An exact reproduction of all entries is expected.

[Data items]
************
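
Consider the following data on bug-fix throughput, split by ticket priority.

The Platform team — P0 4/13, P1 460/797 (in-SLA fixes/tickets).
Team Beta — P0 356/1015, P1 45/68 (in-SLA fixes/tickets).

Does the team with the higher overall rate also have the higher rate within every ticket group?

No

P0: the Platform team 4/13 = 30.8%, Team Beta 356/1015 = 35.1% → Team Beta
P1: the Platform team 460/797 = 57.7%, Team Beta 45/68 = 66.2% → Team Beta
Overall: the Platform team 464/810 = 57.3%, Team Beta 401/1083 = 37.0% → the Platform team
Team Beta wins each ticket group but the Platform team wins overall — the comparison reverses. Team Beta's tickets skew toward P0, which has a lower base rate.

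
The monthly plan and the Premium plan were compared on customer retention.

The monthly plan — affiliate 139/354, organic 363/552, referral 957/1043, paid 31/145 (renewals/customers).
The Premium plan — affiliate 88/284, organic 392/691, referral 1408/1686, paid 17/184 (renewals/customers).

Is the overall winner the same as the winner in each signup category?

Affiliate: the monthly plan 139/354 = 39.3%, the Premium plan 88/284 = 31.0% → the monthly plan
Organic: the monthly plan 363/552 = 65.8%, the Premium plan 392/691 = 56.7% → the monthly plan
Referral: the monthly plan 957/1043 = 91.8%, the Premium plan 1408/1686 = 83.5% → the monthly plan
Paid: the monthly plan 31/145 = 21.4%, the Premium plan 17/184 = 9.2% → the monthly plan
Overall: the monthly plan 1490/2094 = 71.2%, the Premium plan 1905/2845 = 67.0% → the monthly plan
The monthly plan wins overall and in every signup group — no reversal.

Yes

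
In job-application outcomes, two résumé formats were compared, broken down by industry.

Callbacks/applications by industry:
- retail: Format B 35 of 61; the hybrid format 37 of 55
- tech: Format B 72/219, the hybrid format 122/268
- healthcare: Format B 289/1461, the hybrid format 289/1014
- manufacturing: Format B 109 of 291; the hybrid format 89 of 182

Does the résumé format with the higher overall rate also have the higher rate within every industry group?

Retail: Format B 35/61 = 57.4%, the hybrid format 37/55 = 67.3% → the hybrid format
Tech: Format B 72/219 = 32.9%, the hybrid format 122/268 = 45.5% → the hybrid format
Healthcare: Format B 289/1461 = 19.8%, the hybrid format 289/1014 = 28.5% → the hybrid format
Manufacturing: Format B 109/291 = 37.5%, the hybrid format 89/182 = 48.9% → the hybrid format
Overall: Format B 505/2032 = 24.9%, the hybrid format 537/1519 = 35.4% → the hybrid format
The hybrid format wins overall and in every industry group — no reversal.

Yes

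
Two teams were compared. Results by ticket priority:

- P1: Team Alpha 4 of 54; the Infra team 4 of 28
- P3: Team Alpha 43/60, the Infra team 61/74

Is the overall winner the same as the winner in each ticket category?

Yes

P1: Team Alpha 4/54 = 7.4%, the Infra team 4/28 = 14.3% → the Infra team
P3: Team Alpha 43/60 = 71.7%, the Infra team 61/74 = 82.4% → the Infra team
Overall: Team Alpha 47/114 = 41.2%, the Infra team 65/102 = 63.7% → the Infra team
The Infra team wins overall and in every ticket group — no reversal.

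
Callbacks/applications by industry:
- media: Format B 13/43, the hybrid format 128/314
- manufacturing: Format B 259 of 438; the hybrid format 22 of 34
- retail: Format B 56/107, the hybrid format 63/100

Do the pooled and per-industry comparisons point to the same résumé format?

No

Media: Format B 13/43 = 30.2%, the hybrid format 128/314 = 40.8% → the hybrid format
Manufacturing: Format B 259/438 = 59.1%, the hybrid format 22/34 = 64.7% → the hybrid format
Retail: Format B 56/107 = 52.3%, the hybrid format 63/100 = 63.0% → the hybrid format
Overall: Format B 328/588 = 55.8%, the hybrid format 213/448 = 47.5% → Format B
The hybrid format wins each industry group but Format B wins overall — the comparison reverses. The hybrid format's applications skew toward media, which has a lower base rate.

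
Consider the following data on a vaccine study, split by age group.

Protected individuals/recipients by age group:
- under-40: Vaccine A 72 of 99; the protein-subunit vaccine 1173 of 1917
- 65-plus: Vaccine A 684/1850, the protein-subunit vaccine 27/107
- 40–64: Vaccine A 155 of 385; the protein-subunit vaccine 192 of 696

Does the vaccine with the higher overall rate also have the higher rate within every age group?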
************
▶ **WRITTEN ANSWER**:
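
Consider the following data on bug-fix throughput, split by ticket priority.

The Platform team — P0 4/13, P1 460/797 (in-SLA fixes/tickets).
Team Beta — P0 356/1015, P1 45/68 (in-SLA fixes/tickets).

Does the team with the higher overall rate also have the higher rate within every ticket group?

No

P0: the Platform team 4/13 = 30.8%, Team Beta 356/1015 = 35.1% → Team Beta
P1: the Platform team 460/797 = 57.7%, Team Beta 45/68 = 66.2% → Team Beta
Overall: the Platform team 464/810 = 57.3%, Team Beta 401/1083 = 37.0% → the Platform team
Team Beta wins each ticket group but the Platform team wins overall — the comparison reverses. Team Beta's tickets skew toward P0, which has a lower base rate.

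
The monthly plan and the Premium plan were compared on customer retention.

The monthly plan — affiliate 139/354, organic 363/552, referral 957/1043, paid 31/145 (renewals/customers).
The Premium plan — affiliate 88/284, organic 392/691, referral 1408/1686, paid 17/184 (renewals/customers).

Is the overall winner the same as the winner in each signup category?

Affiliate: the monthly plan 139/354 = 39.3%, the Premium plan 88/284 = 31.0% → the monthly plan
Organic: the monthly plan 363/552 = 65.8%, the Premium plan 392/691 = 56.7% → the monthly plan
Referral: the monthly plan 957/1043 = 91.8%, the Premium plan 1408/1686 = 83.5% → the monthly plan
Paid: the monthly plan 31/145 = 21.4%, the Premium plan 17/184 = 9.2% → the monthly plan
Overall: the monthly plan 1490/2094 = 71.2%, the Premium plan 1905/2845 = 67.0% → the monthly plan
The monthly plan wins overall and in every signup group — no reversal.

Yes

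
In job-application outcomes, two résumé formats were compared, broken down by industry.

Callbacks/applications by industry:
- retail: Format B 35 of 61; the hybrid format 37 of 55
- tech: Format B 72/219, the hybrid format 122/268
- healthcare: Format B 289/1461, the hybrid format 289/1014
- manufacturing: Format B 109 of 291; the hybrid format 89 of 182

Does the résumé format with the higher overall rate also have the higher rate within every industry group?

Retail: Format B 35/61 = 57.4%, the hybrid format 37/55 = 67.3% → the hybrid format
Tech: Format B 72/219 = 32.9%, the hybrid format 122/268 = 45.5% → the hybrid format
Healthcare: Format B 289/1461 = 19.8%, the hybrid format 289/1014 = 28.5% → the hybrid format
Manufacturing: Format B 109/291 = 37.5%, the hybrid format 89/182 = 48.9% → the hybrid format
Overall: Format B 505/2032 = 24.9%, the hybrid format 537/1519 = 35.4% → the hybrid format
The hybrid format wins overall and in every industry group — no reversal.

Yes

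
Two teams were compared. Results by ticket priority:

- P1: Team Alpha 4 of 54; the Infra team 4 of 28
- P3: Team Alpha 43/60, the Infra team 61/74

Is the overall winner the same as the winner in each ticket category?

Yes

P1: Team Alpha 4/54 = 7.4%, the Infra team 4/28 = 14.3% → the Infra team
P3: Team Alpha 43/60 = 71.7%, the Infra team 61/74 = 82.4% → the Infra team
Overall: Team Alpha 47/114 = 41.2%, the Infra team 65/102 = 63.7% → the Infra team
The Infra team wins overall and in every ticket group — no reversal.

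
Callbacks/applications by industry:
- media: Format B 13/43, the hybrid format 128/314
- manufacturing: Format B 259 of 438; the hybrid format 22 of 34
- retail: Format B 56/107, the hybrid format 63/100

Do the pooled and per-industry comparisons point to the same résumé format?

No

Media: Format B 13/43 = 30.2%, the hybrid format 128/314 = 40.8% → the hybrid format
Manufacturing: Format B 259/438 = 59.1%, the hybrid format 22/34 = 64.7% → the hybrid format
Retail: Format B 56/107 = 52.3%, the hybrid format 63/100 = 63.0% → the hybrid format
Overall: Format B 328/588 = 55.8%, the hybrid format 213/448 = 47.5% → Format B
The hybrid format wins each industry group but Format B wins overall — the comparison reverses. The hybrid format's applications skew toward media, which has a lower base rate.

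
Consider the following data on a vaccine study, split by age group.

Protected individuals/recipients by age group:
- under-40: Vaccine A 72 of 99; the protein-subunit vaccine 1173 of 1917
- 65-plus: Vaccine A 684/1850, the protein-subunit vaccine 27/107
- 40–64: Vaccine A 155 of 385; the protein-subunit vaccine 192 of 696

Does the vaccine with the higher overall rate also have the higher rate within every age group?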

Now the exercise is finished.